Records excerpted from a collection:

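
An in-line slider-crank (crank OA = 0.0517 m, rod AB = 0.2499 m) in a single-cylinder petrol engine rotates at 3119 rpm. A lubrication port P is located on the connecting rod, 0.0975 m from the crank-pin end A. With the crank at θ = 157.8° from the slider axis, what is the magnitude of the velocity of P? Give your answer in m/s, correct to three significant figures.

ω = 326.6 rad/s.  Crank-pin speed |V_A| = rω = 16.886 m/s, perpendicular to OA.
Rod angle: sinφ = −(r/L) sinθ ⇒ φ = -4.483°; ω_rod = −rω cosθ/√(L²−r²sin²θ) = +62.755 rad/s.
V_P = V_A + ω_rod × AP, with AP = 0.0975 m along the rod.
Components: V_Px = −rω sinθ − a·ω_rod·sinφ = -5.902 m/s;  V_Py = rω cosθ + a·ω_rod·cosφ = -9.5346 m/s.
|V_P| = √(V_Px² + V_Py²) = 11.214 m/s.

11.2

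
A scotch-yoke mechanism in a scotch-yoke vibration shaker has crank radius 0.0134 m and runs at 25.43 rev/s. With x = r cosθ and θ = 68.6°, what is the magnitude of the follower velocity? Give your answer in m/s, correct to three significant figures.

ω = 159.8 rad/s (from 25.43 rev/s).
x = r cosθ ⇒ ẋ = −rω sinθ.
|v| = rω|sinθ| = 0.0134·159.8·|sin 68.6°| = 1.9935 m/s.

1.99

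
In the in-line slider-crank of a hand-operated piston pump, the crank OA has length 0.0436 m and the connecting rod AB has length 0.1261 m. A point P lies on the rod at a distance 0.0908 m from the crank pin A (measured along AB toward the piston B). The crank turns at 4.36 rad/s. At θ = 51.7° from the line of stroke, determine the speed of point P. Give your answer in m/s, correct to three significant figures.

ω = 4.36 rad/s.  Crank-pin speed |V_A| = rω = 0.1901 m/s, perpendicular to OA.
Rod angle: sinφ = −(r/L) sinθ ⇒ φ = -15.744°; ω_rod = −rω cosθ/√(L²−r²sin²θ) = -0.97074 rad/s.
V_P = V_A + ω_rod × AP, with AP = 0.0908 m along the rod.
Components: V_Px = −rω sinθ − a·ω_rod·sinφ = -0.1731 m/s;  V_Py = rω cosθ + a·ω_rod·cosφ = +0.032981 m/s.
|V_P| = √(V_Px² + V_Py²) = 0.17621 m/s.

0.176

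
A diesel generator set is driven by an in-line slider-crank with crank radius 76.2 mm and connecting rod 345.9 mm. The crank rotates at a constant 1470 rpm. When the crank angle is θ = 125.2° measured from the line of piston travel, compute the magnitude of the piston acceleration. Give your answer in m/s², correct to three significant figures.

1170

ω = 2π·1470/60 = 153.9 rad/s
x(θ) = r cosθ + √(L² − r² sin²θ); with ω constant, a = ω²·d²x/dθ².
d²x/dθ² = −r cosθ − r²(cos2θ)/√u − r⁴ sin²2θ/(4u^{3/2}),  u = L² − r² sin²θ = 0.11577 m².
Substituting r = 0.0762 m, L = 0.3459 m, θ = 125.2°: d²x/dθ² = +0.049459 m.
a = ω²·d²x/dθ² = (153.9)²·(+0.049459) = +1172 m/s²;  |a| = 1172 m/s².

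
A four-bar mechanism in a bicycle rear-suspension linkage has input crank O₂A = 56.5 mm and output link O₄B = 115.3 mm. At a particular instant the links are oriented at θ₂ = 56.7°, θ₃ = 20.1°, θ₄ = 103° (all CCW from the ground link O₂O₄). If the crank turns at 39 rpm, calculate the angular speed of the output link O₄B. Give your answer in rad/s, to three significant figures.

ω₂ = 4.084 rad/s (from 39 rpm).
Differentiating the loop-closure r₂e^{iθ₂}+r₃e^{iθ₃}=r₁+r₄e^{iθ₄} gives r₂ω₂e^{iθ₂}+r₃ω₃e^{iθ₃}=r₄ω₄e^{iθ₄}.
Eliminating the other unknown: ω₄ = r₂ω₂ sin(θ₂−θ₃) / [r₄ sin(θ₄−θ₃)].
Numerator sine = +0.59622; denominator sine = +0.99233.
Result = 0.0565·4.084·(+0.59622) / (0.1153·(+0.99233)) = +1.2024 rad/s; magnitude 1.2024 rad/s.

1.20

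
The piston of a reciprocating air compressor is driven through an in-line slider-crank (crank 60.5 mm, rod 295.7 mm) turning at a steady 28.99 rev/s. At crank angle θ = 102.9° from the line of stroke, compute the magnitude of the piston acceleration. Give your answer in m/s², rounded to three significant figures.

ω = 2π·29 = 182.1 rad/s
x(θ) = r cosθ + √(L² − r² sin²θ); with ω constant, a = ω²·d²x/dθ².
d²x/dθ² = −r cosθ − r²(cos2θ)/√u − r⁴ sin²2θ/(4u^{3/2}),  u = L² − r² sin²θ = 0.0839607 m².
Substituting r = 0.0605 m, L = 0.2957 m, θ = 102.9°: d²x/dθ² = +0.024853 m.
a = ω²·d²x/dθ² = (182.1)²·(+0.024853) = +824.6 m/s²;  |a| = 824.6 m/s².

825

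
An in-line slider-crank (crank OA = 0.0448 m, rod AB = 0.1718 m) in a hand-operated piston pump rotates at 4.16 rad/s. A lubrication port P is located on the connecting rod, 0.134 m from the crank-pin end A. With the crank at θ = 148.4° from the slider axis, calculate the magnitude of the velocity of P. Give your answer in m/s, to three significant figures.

0.0878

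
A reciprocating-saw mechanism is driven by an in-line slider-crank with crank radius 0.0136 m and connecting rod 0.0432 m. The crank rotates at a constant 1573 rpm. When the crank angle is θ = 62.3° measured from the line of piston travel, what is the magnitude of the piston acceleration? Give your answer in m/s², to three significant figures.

105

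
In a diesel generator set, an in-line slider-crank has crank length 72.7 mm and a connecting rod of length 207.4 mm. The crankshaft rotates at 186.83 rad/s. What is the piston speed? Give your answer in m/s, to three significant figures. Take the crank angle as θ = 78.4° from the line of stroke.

14.3

ω = 186.8 rad/s
For an in-line slider-crank, x = r cosθ + √(L² − r² sin²θ), so v = −rω sinθ·[1 + r cosθ/√(L² − r² sin²θ)].
With r = 0.0727 m, L = 0.2074 m, θ = 78.4°: √(L² − r² sin²θ) = 0.19479 m.
v = −0.0727·186.8·0.97958·[1 + 0.0727·0.20108/0.19479] = -14.304 m/s.
|v| = 14.304 m/s.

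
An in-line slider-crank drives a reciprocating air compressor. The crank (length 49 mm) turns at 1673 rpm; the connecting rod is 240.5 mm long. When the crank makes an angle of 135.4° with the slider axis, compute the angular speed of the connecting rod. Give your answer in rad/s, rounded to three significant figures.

25.7

ω = 175.2 rad/s (converted from 1673 rpm).
The rod makes angle φ with the slider axis where L sinφ = r sinθ; differentiating, L cosφ·φ̇ = r ω cosθ.
L cosφ = √(L² − r² sin²θ) = 0.23803 m.
|ω_rod| = r ω |cosθ| / √(L² − r² sin²θ) = 0.049·175.2·0.71203/0.23803 = 25.68 rad/s.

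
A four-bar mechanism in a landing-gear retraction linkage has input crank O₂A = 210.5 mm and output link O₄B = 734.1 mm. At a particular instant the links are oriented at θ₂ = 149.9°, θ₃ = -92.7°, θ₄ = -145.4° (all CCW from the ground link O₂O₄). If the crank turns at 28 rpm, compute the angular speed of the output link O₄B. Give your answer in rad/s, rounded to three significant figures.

0.938

ω₂ = 2.932 rad/s (from 28 rpm).
Differentiating the loop-closure r₂e^{iθ₂}+r₃e^{iθ₃}=r₁+r₄e^{iθ₄} gives r₂ω₂e^{iθ₂}+r₃ω₃e^{iθ₃}=r₄ω₄e^{iθ₄}.
Eliminating the other unknown: ω₄ = r₂ω₂ sin(θ₂−θ₃) / [r₄ sin(θ₄−θ₃)].
Numerator sine = -0.88782; denominator sine = -0.79547.
Result = 0.2105·2.932·(-0.88782) / (0.7341·(-0.79547)) = +0.93838 rad/s; magnitude 0.93838 rad/s.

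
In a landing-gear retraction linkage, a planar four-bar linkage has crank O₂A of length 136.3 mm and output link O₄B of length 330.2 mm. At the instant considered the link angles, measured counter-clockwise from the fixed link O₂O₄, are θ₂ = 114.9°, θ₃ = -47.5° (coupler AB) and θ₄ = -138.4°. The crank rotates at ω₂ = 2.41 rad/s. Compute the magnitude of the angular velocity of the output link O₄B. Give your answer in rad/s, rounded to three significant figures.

0.301

ω₂ = 2.41 rad/s
Differentiating the loop-closure r₂e^{iθ₂}+r₃e^{iθ₃}=r₁+r₄e^{iθ₄} gives r₂ω₂e^{iθ₂}+r₃ω₃e^{iθ₃}=r₄ω₄e^{iθ₄}.
Eliminating the other unknown: ω₄ = r₂ω₂ sin(θ₂−θ₃) / [r₄ sin(θ₄−θ₃)].
Numerator sine = +0.30237; denominator sine = -0.99988.
Result = 0.1363·2.41·(+0.30237) / (0.3302·(-0.99988)) = -0.30083 rad/s; magnitude 0.30083 rad/s.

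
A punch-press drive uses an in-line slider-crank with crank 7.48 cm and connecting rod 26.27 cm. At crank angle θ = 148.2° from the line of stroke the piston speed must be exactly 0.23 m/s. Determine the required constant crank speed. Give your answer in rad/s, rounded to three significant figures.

7.73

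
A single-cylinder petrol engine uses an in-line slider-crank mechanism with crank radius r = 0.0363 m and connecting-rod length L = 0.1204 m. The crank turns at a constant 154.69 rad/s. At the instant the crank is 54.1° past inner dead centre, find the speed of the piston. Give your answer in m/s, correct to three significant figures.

5.38

ω = 154.7 rad/s
For an in-line slider-crank, x = r cosθ + √(L² − r² sin²θ), so v = −rω sinθ·[1 + r cosθ/√(L² − r² sin²θ)].
With r = 0.0363 m, L = 0.1204 m, θ = 54.1°: √(L² − r² sin²θ) = 0.11675 m.
v = −0.0363·154.7·0.81004·[1 + 0.0363·0.58637/0.11675] = -5.3778 m/s.
|v| = 5.3778 m/s.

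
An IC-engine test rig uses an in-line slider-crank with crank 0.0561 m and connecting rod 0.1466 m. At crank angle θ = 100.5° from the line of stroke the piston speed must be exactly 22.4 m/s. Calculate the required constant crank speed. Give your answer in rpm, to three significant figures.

For an in-line slider-crank, |v_piston| = rω|sinθ|·[1 + r cosθ/√(L² − r² sin²θ)].
With r = 0.0561 m, L = 0.1466 m, θ = 100.5°: the bracketed kinematic factor |dx/dθ| = 0.051009 m.
ω = v/|dx/dθ| = 22.4/0.051009 = 439.14 rad/s.
N = 60ω/(2π) = 4193.5 rpm.

4190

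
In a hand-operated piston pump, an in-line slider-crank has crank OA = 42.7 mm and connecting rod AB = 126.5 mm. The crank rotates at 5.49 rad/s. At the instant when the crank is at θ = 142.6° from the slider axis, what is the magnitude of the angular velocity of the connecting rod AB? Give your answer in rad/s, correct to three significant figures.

1.50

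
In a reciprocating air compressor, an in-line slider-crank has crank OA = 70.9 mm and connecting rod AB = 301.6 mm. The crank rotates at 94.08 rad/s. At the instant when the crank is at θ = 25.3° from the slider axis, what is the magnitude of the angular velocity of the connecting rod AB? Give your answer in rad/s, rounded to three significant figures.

20.1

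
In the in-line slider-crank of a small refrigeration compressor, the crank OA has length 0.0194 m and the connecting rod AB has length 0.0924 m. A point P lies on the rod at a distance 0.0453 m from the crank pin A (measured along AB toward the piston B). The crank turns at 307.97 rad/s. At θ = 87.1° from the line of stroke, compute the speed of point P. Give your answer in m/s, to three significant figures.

6.00

ω = 308 rad/s.  Crank-pin speed |V_A| = rω = 5.9746 m/s, perpendicular to OA.
Rod angle: sinφ = −(r/L) sinθ ⇒ φ = -12.104°; ω_rod = −rω cosθ/√(L²−r²sin²θ) = -3.3457 rad/s.
V_P = V_A + ω_rod × AP, with AP = 0.0453 m along the rod.
Components: V_Px = −rω sinθ − a·ω_rod·sinφ = -5.9987 m/s;  V_Py = rω cosθ + a·ω_rod·cosφ = +0.15408 m/s.
|V_P| = √(V_Px² + V_Py²) = 6.0007 m/s.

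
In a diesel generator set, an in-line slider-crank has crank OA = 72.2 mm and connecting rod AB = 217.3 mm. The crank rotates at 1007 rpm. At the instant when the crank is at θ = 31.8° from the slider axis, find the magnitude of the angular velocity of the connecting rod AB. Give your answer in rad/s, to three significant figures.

ω = 105.5 rad/s (converted from 1007 rpm).
The rod makes angle φ with the slider axis where L sinφ = r sinθ; differentiating, L cosφ·φ̇ = r ω cosθ.
L cosφ = √(L² − r² sin²θ) = 0.21394 m.
|ω_rod| = r ω |cosθ| / √(L² − r² sin²θ) = 0.0722·105.5·0.84989/0.21394 = 30.245 rad/s.

30.2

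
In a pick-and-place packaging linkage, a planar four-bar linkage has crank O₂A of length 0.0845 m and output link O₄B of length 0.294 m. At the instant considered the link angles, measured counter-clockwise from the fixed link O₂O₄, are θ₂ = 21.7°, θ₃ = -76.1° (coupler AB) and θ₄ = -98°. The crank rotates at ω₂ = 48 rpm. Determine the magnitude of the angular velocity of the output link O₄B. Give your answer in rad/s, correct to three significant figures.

3.84

ω₂ = 5.027 rad/s (from 48 rpm).
Differentiating the loop-closure r₂e^{iθ₂}+r₃e^{iθ₃}=r₁+r₄e^{iθ₄} gives r₂ω₂e^{iθ₂}+r₃ω₃e^{iθ₃}=r₄ω₄e^{iθ₄}.
Eliminating the other unknown: ω₄ = r₂ω₂ sin(θ₂−θ₃) / [r₄ sin(θ₄−θ₃)].
Numerator sine = +0.99075; denominator sine = -0.37299.
Result = 0.0845·5.027·(+0.99075) / (0.294·(-0.37299)) = -3.8375 rad/s; magnitude 3.8375 rad/s.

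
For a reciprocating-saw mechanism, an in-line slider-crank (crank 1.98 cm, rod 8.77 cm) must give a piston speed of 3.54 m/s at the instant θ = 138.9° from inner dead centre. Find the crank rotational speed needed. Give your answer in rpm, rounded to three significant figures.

For an in-line slider-crank, |v_piston| = rω|sinθ|·[1 + r cosθ/√(L² − r² sin²θ)].
With r = 0.0198 m, L = 0.0877 m, θ = 138.9°: the bracketed kinematic factor |dx/dθ| = 0.010777 m.
ω = v/|dx/dθ| = 3.54/0.010777 = 328.48 rad/s.
N = 60ω/(2π) = 3136.8 rpm.

3140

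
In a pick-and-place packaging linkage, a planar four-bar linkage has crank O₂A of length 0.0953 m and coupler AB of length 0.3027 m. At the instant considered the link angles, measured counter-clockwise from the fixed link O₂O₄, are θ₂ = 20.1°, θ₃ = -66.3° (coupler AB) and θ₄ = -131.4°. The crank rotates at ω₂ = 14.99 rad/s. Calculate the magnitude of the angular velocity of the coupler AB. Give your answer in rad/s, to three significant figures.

ω₂ = 14.99 rad/s
Differentiating the loop-closure r₂e^{iθ₂}+r₃e^{iθ₃}=r₁+r₄e^{iθ₄} gives r₂ω₂e^{iθ₂}+r₃ω₃e^{iθ₃}=r₄ω₄e^{iθ₄}.
Eliminating the other unknown: ω₃ = r₂ω₂ sin(θ₄−θ₂) / [r₃ sin(θ₃−θ₄)].
Numerator sine = -0.47716; denominator sine = +0.90704.
Result = 0.0953·14.99·(-0.47716) / (0.3027·(+0.90704)) = -2.4827 rad/s; magnitude 2.4827 rad/s.

2.48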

Your goal
Copy, exactly and with nothing added, the lines from the one containing "For a reciprocating-saw" through the end of the records.

Expected answer
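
For a reciprocating-saw mechanism, an in-line slider-crank (crank 1.98 cm, rod 8.77 cm) must give a piston speed of 3.54 m/s at the instant θ = 138.9° from inner dead centre. Find the crank rotational speed needed. Give your answer in rpm, rounded to three significant figures.

For an in-line slider-crank, |v_piston| = rω|sinθ|·[1 + r cosθ/√(L² − r² sin²θ)].
With r = 0.0198 m, L = 0.0877 m, θ = 138.9°: the bracketed kinematic factor |dx/dθ| = 0.010777 m.
ω = v/|dx/dθ| = 3.54/0.010777 = 328.48 rad/s.
N = 60ω/(2π) = 3136.8 rpm.

3140

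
In a pick-and-place packaging linkage, a planar four-bar linkage has crank O₂A of length 0.0953 m and coupler AB of length 0.3027 m. At the instant considered the link angles, measured counter-clockwise from the fixed link O₂O₄, are θ₂ = 20.1°, θ₃ = -66.3° (coupler AB) and θ₄ = -131.4°. The crank rotates at ω₂ = 14.99 rad/s. Calculate the magnitude of the angular velocity of the coupler AB. Give your answer in rad/s, to three significant figures.

ω₂ = 14.99 rad/s
Differentiating the loop-closure r₂e^{iθ₂}+r₃e^{iθ₃}=r₁+r₄e^{iθ₄} gives r₂ω₂e^{iθ₂}+r₃ω₃e^{iθ₃}=r₄ω₄e^{iθ₄}.
Eliminating the other unknown: ω₃ = r₂ω₂ sin(θ₄−θ₂) / [r₃ sin(θ₃−θ₄)].
Numerator sine = -0.47716; denominator sine = +0.90704.
Result = 0.0953·14.99·(-0.47716) / (0.3027·(+0.90704)) = -2.4827 rad/s; magnitude 2.4827 rad/s.

2.48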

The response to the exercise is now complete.